======== Data shown

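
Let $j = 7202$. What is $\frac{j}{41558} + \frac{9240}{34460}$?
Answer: $\frac{15804421}{35802217} \approx 0.44144$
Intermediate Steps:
$\frac{j}{41558} + \frac{9240}{34460} = \frac{7202}{41558} + \frac{9240}{34460} = 7202 \cdot \frac{1}{41558} + 9240 \cdot \frac{1}{34460} = \frac{3601}{20779} + \frac{462}{1723} = \frac{15804421}{35802217}$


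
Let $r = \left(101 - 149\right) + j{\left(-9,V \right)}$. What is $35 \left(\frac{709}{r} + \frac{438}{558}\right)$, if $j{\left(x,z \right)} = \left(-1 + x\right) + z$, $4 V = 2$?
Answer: $- \frac{864353}{2139} \approx -404.09$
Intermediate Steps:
$V = \frac{1}{2}$ ($V = \frac{1}{4} \cdot 2 = \frac{1}{2} \approx 0.5$)
$j{\left(x,z \right)} = -1 + x + z$
$r = - \frac{115}{2}$ ($r = \left(101 - 149\right) - \frac{19}{2} = -48 - \frac{19}{2} = - \frac{115}{2} \approx -57.5$)
$35 \left(\frac{709}{r} + \frac{438}{558}\right) = 35 \left(\frac{709}{- \frac{115}{2}} + \frac{438}{558}\right) = 35 \left(709 \left(- \frac{2}{115}\right) + 438 \cdot \frac{1}{558}\right) = 35 \left(- \frac{1418}{115} + \frac{73}{93}\right) = 35 \left(- \frac{123479}{10695}\right) = - \frac{864353}{2139}$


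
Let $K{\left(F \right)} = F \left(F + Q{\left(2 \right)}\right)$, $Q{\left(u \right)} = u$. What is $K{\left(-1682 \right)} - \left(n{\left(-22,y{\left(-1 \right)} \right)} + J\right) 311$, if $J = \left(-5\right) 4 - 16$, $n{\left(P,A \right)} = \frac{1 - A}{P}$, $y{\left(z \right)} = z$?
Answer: $\frac{31206827}{11} \approx 2.837 \cdot 10^{6}$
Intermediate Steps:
$K{\left(F \right)} = F \left(2 + F\right)$ ($K{\left(F \right)} = F \left(F + 2\right) = F \left(2 + F\right)$)
$n{\left(P,A \right)} = \frac{1 - A}{P}$
$J = -36$ ($J = -20 - 16 = -36$)
$K{\left(-1682 \right)} - \left(n{\left(-22,y{\left(-1 \right)} \right)} + J\right) 311 = - 1682 \left(2 - 1682\right) - \left(\frac{1 - -1}{-22} - 36\right) 311 = \left(-1682\right) \left(-1680\right) - \left(- \frac{1 + 1}{22} - 36\right) 311 = 2825760 - \left(\left(- \frac{1}{22}\right) 2 - 36\right) 311 = 2825760 - \left(- \frac{1}{11} - 36\right) 311 = 2825760 - \left(- \frac{397}{11}\right) 311 = 2825760 - - \frac{123467}{11} = 2825760 + \frac{123467}{11} = \frac{31206827}{11}$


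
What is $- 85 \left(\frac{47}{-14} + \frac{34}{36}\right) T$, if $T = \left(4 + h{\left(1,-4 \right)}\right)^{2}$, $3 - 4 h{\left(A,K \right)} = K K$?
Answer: $\frac{1615}{14} \approx 115.36$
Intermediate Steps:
$h{\left(A,K \right)} = \frac{3}{4} - \frac{K^{2}}{4}$ ($h{\left(A,K \right)} = \frac{3}{4} - \frac{K K}{4} = \frac{3}{4} - \frac{K^{2}}{4}$)
$T = \frac{9}{16}$ ($T = \left(4 + \left(\frac{3}{4} - \frac{\left(-4\right)^{2}}{4}\right)\right)^{2} = \left(4 + \left(\frac{3}{4} - 4\right)\right)^{2} = \left(4 - \frac{13}{4}\right)^{2} = \left(\frac{3}{4}\right)^{2} = \frac{9}{16} \approx 0.5625$)
$- 85 \left(\frac{47}{-14} + \frac{34}{36}\right) T = - 85 \left(\frac{47}{-14} + \frac{34}{36}\right) \frac{9}{16} = - 85 \left(47 \left(- \frac{1}{14}\right) + 34 \cdot \frac{1}{36}\right) \frac{9}{16} = - 85 \left(- \frac{47}{14} + \frac{17}{18}\right) \frac{9}{16} = \left(-85\right) \left(- \frac{152}{63}\right) \frac{9}{16} = \frac{12920}{63} \cdot \frac{9}{16} = \frac{1615}{14}$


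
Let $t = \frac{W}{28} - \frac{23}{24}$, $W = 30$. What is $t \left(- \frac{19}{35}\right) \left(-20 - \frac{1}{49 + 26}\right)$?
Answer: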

================

### Work instructions
Restate every entry above word for word.

### Result for this exercise
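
Let $j = 7202$. What is $\frac{j}{41558} + \frac{9240}{34460}$?
Answer: $\frac{15804421}{35802217} \approx 0.44144$
Intermediate Steps:
$\frac{j}{41558} + \frac{9240}{34460} = \frac{7202}{41558} + \frac{9240}{34460} = 7202 \cdot \frac{1}{41558} + 9240 \cdot \frac{1}{34460} = \frac{3601}{20779} + \frac{462}{1723} = \frac{15804421}{35802217}$


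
Let $r = \left(101 - 149\right) + j{\left(-9,V \right)}$. What is $35 \left(\frac{709}{r} + \frac{438}{558}\right)$, if $j{\left(x,z \right)} = \left(-1 + x\right) + z$, $4 V = 2$?
Answer: $- \frac{864353}{2139} \approx -404.09$
Intermediate Steps:
$V = \frac{1}{2}$ ($V = \frac{1}{4} \cdot 2 = \frac{1}{2} \approx 0.5$)
$j{\left(x,z \right)} = -1 + x + z$
$r = - \frac{115}{2}$ ($r = \left(101 - 149\right) - \frac{19}{2} = -48 - \frac{19}{2} = - \frac{115}{2} \approx -57.5$)
$35 \left(\frac{709}{r} + \frac{438}{558}\right) = 35 \left(\frac{709}{- \frac{115}{2}} + \frac{438}{558}\right) = 35 \left(709 \left(- \frac{2}{115}\right) + 438 \cdot \frac{1}{558}\right) = 35 \left(- \frac{1418}{115} + \frac{73}{93}\right) = 35 \left(- \frac{123479}{10695}\right) = - \frac{864353}{2139}$


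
Let $K{\left(F \right)} = F \left(F + Q{\left(2 \right)}\right)$, $Q{\left(u \right)} = u$. What is $K{\left(-1682 \right)} - \left(n{\left(-22,y{\left(-1 \right)} \right)} + J\right) 311$, if $J = \left(-5\right) 4 - 16$, $n{\left(P,A \right)} = \frac{1 - A}{P}$, $y{\left(z \right)} = z$?
Answer: $\frac{31206827}{11} \approx 2.837 \cdot 10^{6}$
Intermediate Steps:
$K{\left(F \right)} = F \left(2 + F\right)$ ($K{\left(F \right)} = F \left(F + 2\right) = F \left(2 + F\right)$)
$n{\left(P,A \right)} = \frac{1 - A}{P}$
$J = -36$ ($J = -20 - 16 = -36$)
$K{\left(-1682 \right)} - \left(n{\left(-22,y{\left(-1 \right)} \right)} + J\right) 311 = - 1682 \left(2 - 1682\right) - \left(\frac{1 - -1}{-22} - 36\right) 311 = \left(-1682\right) \left(-1680\right) - \left(- \frac{1 + 1}{22} - 36\right) 311 = 2825760 - \left(\left(- \frac{1}{22}\right) 2 - 36\right) 311 = 2825760 - \left(- \frac{1}{11} - 36\right) 311 = 2825760 - \left(- \frac{397}{11}\right) 311 = 2825760 - - \frac{123467}{11} = 2825760 + \frac{123467}{11} = \frac{31206827}{11}$


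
What is $- 85 \left(\frac{47}{-14} + \frac{34}{36}\right) T$, if $T = \left(4 + h{\left(1,-4 \right)}\right)^{2}$, $3 - 4 h{\left(A,K \right)} = K K$?
Answer: $\frac{1615}{14} \approx 115.36$
Intermediate Steps:
$h{\left(A,K \right)} = \frac{3}{4} - \frac{K^{2}}{4}$ ($h{\left(A,K \right)} = \frac{3}{4} - \frac{K K}{4} = \frac{3}{4} - \frac{K^{2}}{4}$)
$T = \frac{9}{16}$ ($T = \left(4 + \left(\frac{3}{4} - \frac{\left(-4\right)^{2}}{4}\right)\right)^{2} = \left(4 + \left(\frac{3}{4} - 4\right)\right)^{2} = \left(4 - \frac{13}{4}\right)^{2} = \left(\frac{3}{4}\right)^{2} = \frac{9}{16} \approx 0.5625$)
$- 85 \left(\frac{47}{-14} + \frac{34}{36}\right) T = - 85 \left(\frac{47}{-14} + \frac{34}{36}\right) \frac{9}{16} = - 85 \left(47 \left(- \frac{1}{14}\right) + 34 \cdot \frac{1}{36}\right) \frac{9}{16} = - 85 \left(- \frac{47}{14} + \frac{17}{18}\right) \frac{9}{16} = \left(-85\right) \left(- \frac{152}{63}\right) \frac{9}{16} = \frac{12920}{63} \cdot \frac{9}{16} = \frac{1615}{14}$


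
Let $t = \frac{W}{28} - \frac{23}{24}$, $W = 30$. What is $t \left(- \frac{19}{35}\right) \left(-20 - \frac{1}{49 + 26}\right)$?
Answer: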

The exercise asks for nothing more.